__Your goal__
Lift every line from the entries that includes the word "struct".

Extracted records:
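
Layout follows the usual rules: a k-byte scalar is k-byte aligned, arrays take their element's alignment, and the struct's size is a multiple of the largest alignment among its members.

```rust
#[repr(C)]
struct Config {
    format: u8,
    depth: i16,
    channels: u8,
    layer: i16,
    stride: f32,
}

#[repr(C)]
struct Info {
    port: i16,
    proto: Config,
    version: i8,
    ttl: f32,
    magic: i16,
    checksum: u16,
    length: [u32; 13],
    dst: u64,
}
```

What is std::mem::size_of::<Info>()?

Config: format at 0 (size 1, align 1) → ends 1; pad 1 to align 2 for depth; depth at 2 (size 2, align 2) → ends 4; channels at 4 (size 1, align 1) → ends 5; pad 1 to align 2 for layer; layer at 6 (size 2, align 2) → ends 8; stride at 8 (size 4, align 4) → ends 12; total 12 bytes, alignment 4
port at 0 (size 2, align 2) → ends 2
pad 2 to align 4 for proto
proto at 4 (size 12, align 4) → ends 16
version at 16 (size 1, align 1) → ends 17
pad 3 to align 4 for ttl
ttl at 20 (size 4, align 4) → ends 24
magic at 24 (size 2, align 2) → ends 26
checksum at 26 (size 2, align 2) → ends 28
length at 28 (size 52, align 4) → ends 80
dst at 80 (size 8, align 8) → ends 88
total 88 bytes, alignment 8

88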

__Problem solution__
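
Layout follows the usual rules: a k-byte scalar is k-byte aligned, arrays take their element's alignment, and the struct's size is a multiple of the largest alignment among its members.
struct Config {
struct Info {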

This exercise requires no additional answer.